-------- Extracted records

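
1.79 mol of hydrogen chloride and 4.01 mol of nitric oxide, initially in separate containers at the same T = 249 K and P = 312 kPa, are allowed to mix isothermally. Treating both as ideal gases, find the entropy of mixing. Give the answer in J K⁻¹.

Mole fractions: x_A = 1.79/5.8 = 0.309, x_B = 0.691.
ΔS_mix = −R(n_A ln x_A + n_B ln x_B) = −8.314 × (1.79 ln 0.309 + 4.01 ln 0.691) = 29.8 J/K.

ΔS_mix = 29.8 J/K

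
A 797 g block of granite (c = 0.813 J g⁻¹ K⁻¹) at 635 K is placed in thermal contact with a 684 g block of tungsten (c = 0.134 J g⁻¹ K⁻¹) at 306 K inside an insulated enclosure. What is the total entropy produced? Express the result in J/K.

ΔS_total = 17.8 J/K

Energy balance: T_f = (m₁c₁T₁ + m₂c₂T₂)/(m₁c₁ + m₂c₂) = 594.23 K.
ΔS₁ = m₁c₁ ln(T_f/T₁) = 647.961 × ln(594.23/635) = -43 J/K.
ΔS₂ = m₂c₂ ln(T_f/T₂) = 91.656 × ln(594.23/306) = 60.83 J/K.
ΔS_total = -43 + 60.83 = 17.8 J/K.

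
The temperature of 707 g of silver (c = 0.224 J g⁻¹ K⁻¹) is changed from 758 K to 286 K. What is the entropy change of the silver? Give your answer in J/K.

ΔS = ∫dQ_rev/T = m c ln(T₂/T₁) = 707 × 0.224 × ln(286/758) = -154 J/K.

ΔS = -154 J/K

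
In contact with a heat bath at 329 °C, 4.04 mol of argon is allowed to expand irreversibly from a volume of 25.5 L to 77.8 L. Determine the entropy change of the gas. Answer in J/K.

ΔS_gas = 37.5 J/K

Entropy is a state function, so ΔS_gas depends only on the end states.
For an isothermal ideal gas ΔS_gas = nR ln(V₂/V₁) = 4.04 × 8.314 × ln(77.8/25.5) = 37.5 J/K.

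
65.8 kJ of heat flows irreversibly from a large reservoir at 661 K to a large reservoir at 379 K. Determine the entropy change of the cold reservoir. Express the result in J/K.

ΔS_cold = 174 J/K

The cold reservoir gains heat Q, so ΔS_cold = +Q/T_C = 65800/379 = 174 J/K.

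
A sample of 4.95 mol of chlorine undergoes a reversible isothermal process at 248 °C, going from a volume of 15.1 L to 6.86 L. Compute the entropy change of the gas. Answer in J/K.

For an isothermal ideal gas ΔS_gas = nR ln(V₂/V₁) = 4.95 × 8.314 × ln(6.86/15.1) = -32.5 J/K.

ΔS_gas = -32.5 J/K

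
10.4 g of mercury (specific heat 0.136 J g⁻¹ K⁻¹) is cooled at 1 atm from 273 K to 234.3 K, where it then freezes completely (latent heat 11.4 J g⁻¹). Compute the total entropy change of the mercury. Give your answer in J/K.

Cooling step: ΔS₁ = m c ln(T_tr/T_i) = 10.4 × 0.136 × ln(234.3/273) = -0.2162 J/K.
Phase change: ΔS₂ = −mL/T_tr = −10.4 × 11.4 / 234.3 = -0.506 J/K.
ΔS_total = (-0.2162) + (-0.506) = -0.722 J/K.

ΔS = -0.722 J/K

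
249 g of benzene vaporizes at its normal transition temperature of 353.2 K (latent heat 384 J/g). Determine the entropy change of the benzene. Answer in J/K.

ΔS = 271 J/K

Heat absorbed by the substance: Q = mL = 249 × 384 = 95616 J.
At constant T, ΔS = Q_rev/T = 95616 / 353.2 = 271 J/K.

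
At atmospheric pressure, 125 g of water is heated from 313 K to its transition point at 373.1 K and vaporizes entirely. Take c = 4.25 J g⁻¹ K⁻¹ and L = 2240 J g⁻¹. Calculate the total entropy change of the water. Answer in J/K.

Warming step: ΔS₁ = m c ln(T_tr/T_i) = 125 × 4.25 × ln(373.1/313) = 93.31 J/K.
Phase change: ΔS₂ = +mL/T_tr = 125 × 2240 / 373.1 = 750.5 J/K.
ΔS_total = (93.31) + (750.5) = 844 J/K.

ΔS = 844 J/K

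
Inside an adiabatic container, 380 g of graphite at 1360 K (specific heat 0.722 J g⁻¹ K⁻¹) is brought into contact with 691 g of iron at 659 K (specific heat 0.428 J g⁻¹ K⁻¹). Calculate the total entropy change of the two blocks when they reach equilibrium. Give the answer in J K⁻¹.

Energy balance: T_f = (m₁c₁T₁ + m₂c₂T₂)/(m₁c₁ + m₂c₂) = 996.35 K.
ΔS₁ = m₁c₁ ln(T_f/T₁) = 274.36 × ln(996.35/1360) = -85.36 J/K.
ΔS₂ = m₂c₂ ln(T_f/T₂) = 295.748 × ln(996.35/659) = 122.3 J/K.
ΔS_total = -85.36 + 122.3 = 36.9 J/K.

ΔS_total = 36.9 J/K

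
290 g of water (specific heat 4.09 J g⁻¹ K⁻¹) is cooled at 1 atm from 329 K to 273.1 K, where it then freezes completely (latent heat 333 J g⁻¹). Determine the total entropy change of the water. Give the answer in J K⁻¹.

Cooling step: ΔS₁ = m c ln(T_tr/T_i) = 290 × 4.09 × ln(273.1/329) = -220.9 J/K.
Phase change: ΔS₂ = −mL/T_tr = −290 × 333 / 273.1 = -353.6 J/K.
ΔS_total = (-220.9) + (-353.6) = -574 J/K.

ΔS = -574 J/K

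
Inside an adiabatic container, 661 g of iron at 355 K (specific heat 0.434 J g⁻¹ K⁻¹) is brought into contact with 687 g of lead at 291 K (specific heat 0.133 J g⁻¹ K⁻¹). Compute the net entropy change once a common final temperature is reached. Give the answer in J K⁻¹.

ΔS_total = 1.32 J/K

Energy balance: T_f = (m₁c₁T₁ + m₂c₂T₂)/(m₁c₁ + m₂c₂) = 339.54 K.
ΔS₁ = m₁c₁ ln(T_f/T₁) = 286.874 × ln(339.54/355) = -12.774 J/K.
ΔS₂ = m₂c₂ ln(T_f/T₂) = 91.371 × ln(339.54/291) = 14.096 J/K.
ΔS_total = -12.774 + 14.096 = 1.32 J/K.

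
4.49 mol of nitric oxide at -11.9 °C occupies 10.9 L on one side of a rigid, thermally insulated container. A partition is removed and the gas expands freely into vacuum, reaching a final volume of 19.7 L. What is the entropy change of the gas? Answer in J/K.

No heat is exchanged and no work is done, so the ideal-gas temperature stays constant.
Entropy is a state function; using a reversible isothermal path, ΔS_gas = nR ln(V₂/V₁) = 4.49 × 8.314 × ln(19.7/10.9) = 22.1 J/K.

ΔS_gas = 22.1 J/K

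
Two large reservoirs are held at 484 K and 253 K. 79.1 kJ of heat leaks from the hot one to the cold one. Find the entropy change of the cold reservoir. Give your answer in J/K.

ΔS_cold = 313 J/K

The cold reservoir gains heat Q, so ΔS_cold = +Q/T_C = 79100/253 = 313 J/K.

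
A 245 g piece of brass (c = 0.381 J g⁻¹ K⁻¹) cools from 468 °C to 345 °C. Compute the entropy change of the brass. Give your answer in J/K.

ΔS = -16.9 J/K

In kelvin: T₁ = 741.15 K, T₂ = 618.15 K. ΔS = ∫dQ_rev/T = m c ln(T₂/T₁) = 245 × 0.381 × ln(618.15/741.15) = -16.9 J/K.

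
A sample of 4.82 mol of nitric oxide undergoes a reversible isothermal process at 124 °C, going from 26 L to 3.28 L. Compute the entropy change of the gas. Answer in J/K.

For an isothermal ideal gas ΔS_gas = nR ln(V₂/V₁) = 4.82 × 8.314 × ln(3.28/26) = -83 J/K.

ΔS_gas = -83 J/K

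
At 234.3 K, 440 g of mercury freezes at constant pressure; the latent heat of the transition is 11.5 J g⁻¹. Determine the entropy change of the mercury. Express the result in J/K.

Heat released by the substance: Q = −mL = −440 × 11.5 = −5060 J.
At constant T, ΔS = Q_rev/T = −5060 / 234.3 = -21.6 J/K.

ΔS = -21.6 J/K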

----------------

What the task requires:
With the line containing "At 234.3 K, 440" as the first and the last line of the records as the final one, print exactly the lines in that span.

Response area:
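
At 234.3 K, 440 g of mercury freezes at constant pressure; the latent heat of the transition is 11.5 J g⁻¹. Determine the entropy change of the mercury. Express the result in J/K.

Heat released by the substance: Q = −mL = −440 × 11.5 = −5060 J.
At constant T, ΔS = Q_rev/T = −5060 / 234.3 = -21.6 J/K.

ΔS = -21.6 J/K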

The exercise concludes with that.